:: The problem ::
Include only the line with "5. c = realloc(c, 18)" and the lines after it, each reproduced exactly as it stands in the entries below.

:: Saved data entries ::
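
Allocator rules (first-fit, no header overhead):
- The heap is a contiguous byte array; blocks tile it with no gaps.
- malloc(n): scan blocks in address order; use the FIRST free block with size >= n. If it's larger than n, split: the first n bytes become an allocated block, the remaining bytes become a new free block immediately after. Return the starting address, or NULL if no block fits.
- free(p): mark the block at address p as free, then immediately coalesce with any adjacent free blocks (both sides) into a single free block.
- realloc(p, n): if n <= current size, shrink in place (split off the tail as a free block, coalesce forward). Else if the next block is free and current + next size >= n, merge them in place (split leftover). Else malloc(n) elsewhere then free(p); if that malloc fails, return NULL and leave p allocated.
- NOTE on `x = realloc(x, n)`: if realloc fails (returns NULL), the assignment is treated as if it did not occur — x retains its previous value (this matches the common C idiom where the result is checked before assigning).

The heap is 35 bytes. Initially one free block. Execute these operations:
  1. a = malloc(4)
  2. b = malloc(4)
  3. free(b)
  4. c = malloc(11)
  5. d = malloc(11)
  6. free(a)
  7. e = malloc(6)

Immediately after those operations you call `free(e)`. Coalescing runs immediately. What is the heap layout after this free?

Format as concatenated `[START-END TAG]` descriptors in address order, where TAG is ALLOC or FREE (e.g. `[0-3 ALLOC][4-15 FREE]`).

Op 1: a = malloc(4) -> a = 0; heap: [0-3 ALLOC][4-34 FREE]
Op 2: b = malloc(4) -> b = 4; heap: [0-3 ALLOC][4-7 ALLOC][8-34 FREE]
Op 3: free(b) -> (freed b); heap: [0-3 ALLOC][4-34 FREE]
Op 4: c = malloc(11) -> c = 4; heap: [0-3 ALLOC][4-14 ALLOC][15-34 FREE]
Op 5: d = malloc(11) -> d = 15; heap: [0-3 ALLOC][4-14 ALLOC][15-25 ALLOC][26-34 FREE]
Op 6: free(a) -> (freed a); heap: [0-3 FREE][4-14 ALLOC][15-25 ALLOC][26-34 FREE]
Op 7: e = malloc(6) -> e = 26; heap: [0-3 FREE][4-14 ALLOC][15-25 ALLOC][26-31 ALLOC][32-34 FREE]
free(e): e = 26 -> block [26-31 ALLOC]; mark free, coalesce with adjacent free neighbors -> [0-3 FREE][4-14 ALLOC][15-25 ALLOC][26-34 FREE]

Answer: [0-3 FREE][4-14 ALLOC][15-25 ALLOC][26-34 FREE]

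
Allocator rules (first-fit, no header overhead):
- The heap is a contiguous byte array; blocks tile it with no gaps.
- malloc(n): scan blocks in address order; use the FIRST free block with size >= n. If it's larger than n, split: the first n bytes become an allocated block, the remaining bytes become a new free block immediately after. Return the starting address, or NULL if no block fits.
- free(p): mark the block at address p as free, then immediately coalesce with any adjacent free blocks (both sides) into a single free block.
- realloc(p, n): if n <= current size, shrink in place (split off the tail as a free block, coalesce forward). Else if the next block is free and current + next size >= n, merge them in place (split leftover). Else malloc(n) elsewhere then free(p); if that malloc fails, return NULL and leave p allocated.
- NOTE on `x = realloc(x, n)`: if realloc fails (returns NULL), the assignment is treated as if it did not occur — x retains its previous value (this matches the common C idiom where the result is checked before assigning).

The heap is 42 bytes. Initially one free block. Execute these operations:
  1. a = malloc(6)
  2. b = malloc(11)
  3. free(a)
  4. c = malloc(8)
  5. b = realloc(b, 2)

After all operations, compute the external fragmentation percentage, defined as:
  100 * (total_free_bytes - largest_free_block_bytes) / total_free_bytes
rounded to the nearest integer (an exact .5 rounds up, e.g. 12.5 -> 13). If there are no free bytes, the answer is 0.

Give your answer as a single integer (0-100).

Op 1: a = malloc(6) -> a = 0; heap: [0-5 ALLOC][6-41 FREE]
Op 2: b = malloc(11) -> b = 6; heap: [0-5 ALLOC][6-16 ALLOC][17-41 FREE]
Op 3: free(a) -> (freed a); heap: [0-5 FREE][6-16 ALLOC][17-41 FREE]
Op 4: c = malloc(8) -> c = 17; heap: [0-5 FREE][6-16 ALLOC][17-24 ALLOC][25-41 FREE]
Op 5: b = realloc(b, 2) -> b = 6; heap: [0-5 FREE][6-7 ALLOC][8-16 FREE][17-24 ALLOC][25-41 FREE]
Free blocks: [6 9 17] total_free=32 largest=17 -> 100*(32-17)/32 = 1500/32 = 46.875 -> rounds to 47

Answer: 47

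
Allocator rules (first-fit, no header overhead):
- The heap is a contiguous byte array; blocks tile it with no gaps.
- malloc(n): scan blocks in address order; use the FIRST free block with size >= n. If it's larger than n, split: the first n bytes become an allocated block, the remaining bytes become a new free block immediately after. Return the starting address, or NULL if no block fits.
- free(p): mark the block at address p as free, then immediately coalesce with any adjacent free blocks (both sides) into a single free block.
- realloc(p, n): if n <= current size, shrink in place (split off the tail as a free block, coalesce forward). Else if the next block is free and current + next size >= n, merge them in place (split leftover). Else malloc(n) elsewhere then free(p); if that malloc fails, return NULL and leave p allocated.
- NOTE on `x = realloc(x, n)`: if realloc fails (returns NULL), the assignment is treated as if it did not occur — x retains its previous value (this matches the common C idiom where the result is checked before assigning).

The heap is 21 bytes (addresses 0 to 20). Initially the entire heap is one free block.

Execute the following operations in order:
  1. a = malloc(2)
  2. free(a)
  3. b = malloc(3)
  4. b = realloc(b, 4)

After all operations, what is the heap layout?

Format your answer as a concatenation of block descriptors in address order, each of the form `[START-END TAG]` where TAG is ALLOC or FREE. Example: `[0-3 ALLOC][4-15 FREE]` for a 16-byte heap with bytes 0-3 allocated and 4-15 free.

Answer: [0-3 ALLOC][4-20 FREE]

Derivation:
Op 1: a = malloc(2) -> a = 0; heap: [0-1 ALLOC][2-20 FREE]
Op 2: free(a) -> (freed a); heap: [0-20 FREE]
Op 3: b = malloc(3) -> b = 0; heap: [0-2 ALLOC][3-20 FREE]
Op 4: b = realloc(b, 4) -> b = 0; heap: [0-3 ALLOC][4-20 FREE]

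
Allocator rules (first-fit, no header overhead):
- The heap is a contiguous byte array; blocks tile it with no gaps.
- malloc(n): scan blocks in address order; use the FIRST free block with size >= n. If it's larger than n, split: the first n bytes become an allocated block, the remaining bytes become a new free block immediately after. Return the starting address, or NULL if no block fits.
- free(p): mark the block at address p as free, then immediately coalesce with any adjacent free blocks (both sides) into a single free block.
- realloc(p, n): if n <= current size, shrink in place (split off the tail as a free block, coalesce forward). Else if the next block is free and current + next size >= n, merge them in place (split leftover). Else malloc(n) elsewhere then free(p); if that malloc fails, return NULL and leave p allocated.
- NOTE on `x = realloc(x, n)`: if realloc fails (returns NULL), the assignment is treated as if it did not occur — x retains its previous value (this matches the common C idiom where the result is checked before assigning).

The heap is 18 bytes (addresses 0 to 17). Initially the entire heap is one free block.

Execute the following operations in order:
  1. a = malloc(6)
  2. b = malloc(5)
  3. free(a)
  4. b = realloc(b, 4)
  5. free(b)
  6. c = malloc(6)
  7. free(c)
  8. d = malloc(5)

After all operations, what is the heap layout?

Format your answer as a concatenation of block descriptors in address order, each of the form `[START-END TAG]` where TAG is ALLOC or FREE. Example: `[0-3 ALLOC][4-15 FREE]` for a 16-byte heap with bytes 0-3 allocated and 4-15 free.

Op 1: a = malloc(6) -> a = 0; heap: [0-5 ALLOC][6-17 FREE]
Op 2: b = malloc(5) -> b = 6; heap: [0-5 ALLOC][6-10 ALLOC][11-17 FREE]
Op 3: free(a) -> (freed a); heap: [0-5 FREE][6-10 ALLOC][11-17 FREE]
Op 4: b = realloc(b, 4) -> b = 6; heap: [0-5 FREE][6-9 ALLOC][10-17 FREE]
Op 5: free(b) -> (freed b); heap: [0-17 FREE]
Op 6: c = malloc(6) -> c = 0; heap: [0-5 ALLOC][6-17 FREE]
Op 7: free(c) -> (freed c); heap: [0-17 FREE]
Op 8: d = malloc(5) -> d = 0; heap: [0-4 ALLOC][5-17 FREE]

Answer: [0-4 ALLOC][5-17 FREE]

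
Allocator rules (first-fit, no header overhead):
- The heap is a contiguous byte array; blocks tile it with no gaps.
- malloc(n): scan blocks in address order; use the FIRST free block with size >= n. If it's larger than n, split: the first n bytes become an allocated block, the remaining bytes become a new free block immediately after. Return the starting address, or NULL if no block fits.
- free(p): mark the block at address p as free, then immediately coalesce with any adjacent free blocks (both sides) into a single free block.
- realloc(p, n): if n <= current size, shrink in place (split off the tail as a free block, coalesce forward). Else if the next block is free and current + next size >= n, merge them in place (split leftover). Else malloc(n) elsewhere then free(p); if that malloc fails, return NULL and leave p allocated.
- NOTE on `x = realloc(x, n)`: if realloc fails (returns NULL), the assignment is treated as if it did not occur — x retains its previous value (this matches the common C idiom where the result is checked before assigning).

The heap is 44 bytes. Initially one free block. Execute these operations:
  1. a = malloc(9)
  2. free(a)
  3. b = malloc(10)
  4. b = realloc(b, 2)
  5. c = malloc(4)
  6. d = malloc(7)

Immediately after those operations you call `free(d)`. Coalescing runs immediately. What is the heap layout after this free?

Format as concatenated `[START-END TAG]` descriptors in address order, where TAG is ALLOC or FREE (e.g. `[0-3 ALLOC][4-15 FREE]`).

Answer: [0-1 ALLOC][2-5 ALLOC][6-43 FREE]

Derivation:
Op 1: a = malloc(9) -> a = 0; heap: [0-8 ALLOC][9-43 FREE]
Op 2: free(a) -> (freed a); heap: [0-43 FREE]
Op 3: b = malloc(10) -> b = 0; heap: [0-9 ALLOC][10-43 FREE]
Op 4: b = realloc(b, 2) -> b = 0; heap: [0-1 ALLOC][2-43 FREE]
Op 5: c = malloc(4) -> c = 2; heap: [0-1 ALLOC][2-5 ALLOC][6-43 FREE]
Op 6: d = malloc(7) -> d = 6; heap: [0-1 ALLOC][2-5 ALLOC][6-12 ALLOC][13-43 FREE]
free(d): d = 6 -> block [6-12 ALLOC]; mark free, coalesce with adjacent free neighbors -> [0-1 ALLOC][2-5 ALLOC][6-43 FREE]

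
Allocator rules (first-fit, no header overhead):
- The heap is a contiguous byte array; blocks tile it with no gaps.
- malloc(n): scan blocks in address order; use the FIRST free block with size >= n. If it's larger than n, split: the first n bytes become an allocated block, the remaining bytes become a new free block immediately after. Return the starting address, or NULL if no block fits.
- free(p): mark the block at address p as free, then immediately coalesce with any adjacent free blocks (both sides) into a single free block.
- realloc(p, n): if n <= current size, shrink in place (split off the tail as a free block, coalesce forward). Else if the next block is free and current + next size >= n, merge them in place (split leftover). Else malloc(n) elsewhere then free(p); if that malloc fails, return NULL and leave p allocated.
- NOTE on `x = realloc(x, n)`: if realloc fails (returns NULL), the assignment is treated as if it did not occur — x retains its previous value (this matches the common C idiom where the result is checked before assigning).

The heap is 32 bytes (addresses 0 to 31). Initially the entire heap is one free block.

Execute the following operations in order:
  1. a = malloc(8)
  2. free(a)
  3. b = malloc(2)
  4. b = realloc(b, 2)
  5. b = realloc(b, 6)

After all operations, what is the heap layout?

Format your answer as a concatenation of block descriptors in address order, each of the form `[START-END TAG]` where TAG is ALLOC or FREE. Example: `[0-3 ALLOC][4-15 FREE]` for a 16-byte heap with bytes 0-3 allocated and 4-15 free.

Answer: [0-5 ALLOC][6-31 FREE]

Derivation:
Op 1: a = malloc(8) -> a = 0; heap: [0-7 ALLOC][8-31 FREE]
Op 2: free(a) -> (freed a); heap: [0-31 FREE]
Op 3: b = malloc(2) -> b = 0; heap: [0-1 ALLOC][2-31 FREE]
Op 4: b = realloc(b, 2) -> b = 0; heap: [0-1 ALLOC][2-31 FREE]
Op 5: b = realloc(b, 6) -> b = 0; heap: [0-5 ALLOC][6-31 FREE]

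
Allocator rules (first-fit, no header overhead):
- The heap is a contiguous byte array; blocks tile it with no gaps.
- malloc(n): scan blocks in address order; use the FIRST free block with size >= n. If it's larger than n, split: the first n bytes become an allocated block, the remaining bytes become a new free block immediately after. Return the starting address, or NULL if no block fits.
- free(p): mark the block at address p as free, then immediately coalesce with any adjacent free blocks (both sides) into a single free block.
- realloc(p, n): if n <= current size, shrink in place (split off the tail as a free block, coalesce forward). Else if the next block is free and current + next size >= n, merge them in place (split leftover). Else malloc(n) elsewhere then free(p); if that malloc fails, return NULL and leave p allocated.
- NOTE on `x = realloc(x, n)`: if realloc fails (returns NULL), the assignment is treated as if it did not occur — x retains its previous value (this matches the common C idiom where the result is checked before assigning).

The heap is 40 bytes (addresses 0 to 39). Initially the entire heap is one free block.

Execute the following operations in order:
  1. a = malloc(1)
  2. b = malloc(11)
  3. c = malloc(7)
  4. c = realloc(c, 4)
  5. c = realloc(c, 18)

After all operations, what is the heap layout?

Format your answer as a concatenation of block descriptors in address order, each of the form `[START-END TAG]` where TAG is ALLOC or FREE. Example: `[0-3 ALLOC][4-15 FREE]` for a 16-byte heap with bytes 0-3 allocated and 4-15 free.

Op 1: a = malloc(1) -> a = 0; heap: [0-0 ALLOC][1-39 FREE]
Op 2: b = malloc(11) -> b = 1; heap: [0-0 ALLOC][1-11 ALLOC][12-39 FREE]
Op 3: c = malloc(7) -> c = 12; heap: [0-0 ALLOC][1-11 ALLOC][12-18 ALLOC][19-39 FREE]
Op 4: c = realloc(c, 4) -> c = 12; heap: [0-0 ALLOC][1-11 ALLOC][12-15 ALLOC][16-39 FREE]
Op 5: c = realloc(c, 18) -> c = 12; heap: [0-0 ALLOC][1-11 ALLOC][12-29 ALLOC][30-39 FREE]

Answer: [0-0 ALLOC][1-11 ALLOC][12-29 ALLOC][30-39 FREE]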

:: Response to this task ::
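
  5. c = realloc(c, 18)

After all operations, what is the heap layout?

Format your answer as a concatenation of block descriptors in address order, each of the form `[START-END TAG]` where TAG is ALLOC or FREE. Example: `[0-3 ALLOC][4-15 FREE]` for a 16-byte heap with bytes 0-3 allocated and 4-15 free.

Op 1: a = malloc(1) -> a = 0; heap: [0-0 ALLOC][1-39 FREE]
Op 2: b = malloc(11) -> b = 1; heap: [0-0 ALLOC][1-11 ALLOC][12-39 FREE]
Op 3: c = malloc(7) -> c = 12; heap: [0-0 ALLOC][1-11 ALLOC][12-18 ALLOC][19-39 FREE]
Op 4: c = realloc(c, 4) -> c = 12; heap: [0-0 ALLOC][1-11 ALLOC][12-15 ALLOC][16-39 FREE]
Op 5: c = realloc(c, 18) -> c = 12; heap: [0-0 ALLOC][1-11 ALLOC][12-29 ALLOC][30-39 FREE]

Answer: [0-0 ALLOC][1-11 ALLOC][12-29 ALLOC][30-39 FREE]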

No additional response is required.